**Directions for this task:**
Write out the whole listing word for word.

^^^^

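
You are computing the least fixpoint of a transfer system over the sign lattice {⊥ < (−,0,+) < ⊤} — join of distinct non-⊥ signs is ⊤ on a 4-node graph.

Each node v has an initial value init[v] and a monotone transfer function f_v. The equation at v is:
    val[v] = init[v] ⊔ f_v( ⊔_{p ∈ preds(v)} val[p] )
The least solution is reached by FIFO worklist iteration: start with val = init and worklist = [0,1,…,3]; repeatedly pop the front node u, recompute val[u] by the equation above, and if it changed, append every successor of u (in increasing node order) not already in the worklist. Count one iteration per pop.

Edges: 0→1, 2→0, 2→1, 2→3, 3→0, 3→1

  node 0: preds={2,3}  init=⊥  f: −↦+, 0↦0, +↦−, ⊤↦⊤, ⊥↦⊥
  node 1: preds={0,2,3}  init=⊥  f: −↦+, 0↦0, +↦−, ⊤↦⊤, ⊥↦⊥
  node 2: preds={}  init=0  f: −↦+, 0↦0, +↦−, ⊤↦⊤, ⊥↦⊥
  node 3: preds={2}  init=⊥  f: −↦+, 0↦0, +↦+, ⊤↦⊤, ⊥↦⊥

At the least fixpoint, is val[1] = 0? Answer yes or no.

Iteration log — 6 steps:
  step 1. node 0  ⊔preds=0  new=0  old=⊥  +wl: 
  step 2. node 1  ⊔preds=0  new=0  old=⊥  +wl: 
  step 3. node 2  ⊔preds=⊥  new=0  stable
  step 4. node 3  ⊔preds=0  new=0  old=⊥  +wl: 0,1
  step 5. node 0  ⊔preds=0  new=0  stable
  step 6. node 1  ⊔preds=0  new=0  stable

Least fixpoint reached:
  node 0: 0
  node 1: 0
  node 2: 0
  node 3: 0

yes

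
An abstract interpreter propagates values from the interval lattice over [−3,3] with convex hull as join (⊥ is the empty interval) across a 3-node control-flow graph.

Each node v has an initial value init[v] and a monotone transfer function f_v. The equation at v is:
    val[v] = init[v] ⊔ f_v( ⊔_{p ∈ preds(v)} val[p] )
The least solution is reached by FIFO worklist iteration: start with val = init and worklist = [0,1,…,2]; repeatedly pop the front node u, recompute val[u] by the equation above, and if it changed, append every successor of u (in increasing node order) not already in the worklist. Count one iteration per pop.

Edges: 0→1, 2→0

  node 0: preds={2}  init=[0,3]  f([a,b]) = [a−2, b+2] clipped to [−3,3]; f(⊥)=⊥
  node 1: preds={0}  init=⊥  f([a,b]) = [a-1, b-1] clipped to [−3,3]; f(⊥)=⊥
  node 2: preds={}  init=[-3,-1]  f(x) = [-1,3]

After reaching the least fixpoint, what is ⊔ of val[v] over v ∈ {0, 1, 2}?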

^^^^

**Response box:**
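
You are computing the least fixpoint of a transfer system over the sign lattice {⊥ < (−,0,+) < ⊤} — join of distinct non-⊥ signs is ⊤ on a 4-node graph.

Each node v has an initial value init[v] and a monotone transfer function f_v. The equation at v is:
    val[v] = init[v] ⊔ f_v( ⊔_{p ∈ preds(v)} val[p] )
The least solution is reached by FIFO worklist iteration: start with val = init and worklist = [0,1,…,3]; repeatedly pop the front node u, recompute val[u] by the equation above, and if it changed, append every successor of u (in increasing node order) not already in the worklist. Count one iteration per pop.

Edges: 0→1, 2→0, 2→1, 2→3, 3→0, 3→1

  node 0: preds={2,3}  init=⊥  f: −↦+, 0↦0, +↦−, ⊤↦⊤, ⊥↦⊥
  node 1: preds={0,2,3}  init=⊥  f: −↦+, 0↦0, +↦−, ⊤↦⊤, ⊥↦⊥
  node 2: preds={}  init=0  f: −↦+, 0↦0, +↦−, ⊤↦⊤, ⊥↦⊥
  node 3: preds={2}  init=⊥  f: −↦+, 0↦0, +↦+, ⊤↦⊤, ⊥↦⊥

At the least fixpoint, is val[1] = 0? Answer yes or no.

Iteration log — 6 steps:
  step 1. node 0  ⊔preds=0  new=0  old=⊥  +wl: 
  step 2. node 1  ⊔preds=0  new=0  old=⊥  +wl: 
  step 3. node 2  ⊔preds=⊥  new=0  stable
  step 4. node 3  ⊔preds=0  new=0  old=⊥  +wl: 0,1
  step 5. node 0  ⊔preds=0  new=0  stable
  step 6. node 1  ⊔preds=0  new=0  stable

Least fixpoint reached:
  node 0: 0
  node 1: 0
  node 2: 0
  node 3: 0

yes

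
An abstract interpreter propagates values from the interval lattice over [−3,3] with convex hull as join (⊥ is the empty interval) across a 3-node control-flow graph.

Each node v has an initial value init[v] and a monotone transfer function f_v. The equation at v is:
    val[v] = init[v] ⊔ f_v( ⊔_{p ∈ preds(v)} val[p] )
The least solution is reached by FIFO worklist iteration: start with val = init and worklist = [0,1,…,2]; repeatedly pop the front node u, recompute val[u] by the equation above, and if it changed, append every successor of u (in increasing node order) not already in the worklist. Count one iteration per pop.

Edges: 0→1, 2→0

  node 0: preds={2}  init=[0,3]  f([a,b]) = [a−2, b+2] clipped to [−3,3]; f(⊥)=⊥
  node 1: preds={0}  init=⊥  f([a,b]) = [a-1, b-1] clipped to [−3,3]; f(⊥)=⊥
  node 2: preds={}  init=[-3,-1]  f(x) = [-1,3]

After reaching the least fixpoint, what is ⊔ of val[v] over v ∈ {0, 1, 2}?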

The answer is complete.